Stored data entries:
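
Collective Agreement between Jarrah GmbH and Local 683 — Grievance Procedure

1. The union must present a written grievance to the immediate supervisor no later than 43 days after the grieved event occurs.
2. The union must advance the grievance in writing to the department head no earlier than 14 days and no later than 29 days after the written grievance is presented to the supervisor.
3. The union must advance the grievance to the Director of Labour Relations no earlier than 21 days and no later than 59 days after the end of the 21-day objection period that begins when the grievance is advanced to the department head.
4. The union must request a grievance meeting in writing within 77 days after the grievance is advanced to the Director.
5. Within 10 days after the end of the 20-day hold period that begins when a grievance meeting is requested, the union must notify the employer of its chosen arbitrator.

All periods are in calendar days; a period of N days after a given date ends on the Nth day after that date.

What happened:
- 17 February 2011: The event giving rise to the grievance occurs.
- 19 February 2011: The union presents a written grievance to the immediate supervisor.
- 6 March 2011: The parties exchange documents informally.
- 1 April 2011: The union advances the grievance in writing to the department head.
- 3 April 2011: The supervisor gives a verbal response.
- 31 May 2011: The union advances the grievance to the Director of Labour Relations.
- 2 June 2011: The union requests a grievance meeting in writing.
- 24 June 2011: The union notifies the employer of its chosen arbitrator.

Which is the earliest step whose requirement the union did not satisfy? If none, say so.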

*YOUR ASSIGNMENT*: Gather all lines of the records that include the word "advances".

*WRITTEN REPLY*:
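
- 1 April 2011: The union advances the grievance in writing to the department head.
- 31 May 2011: The union advances the grievance to the Director of Labour Relations.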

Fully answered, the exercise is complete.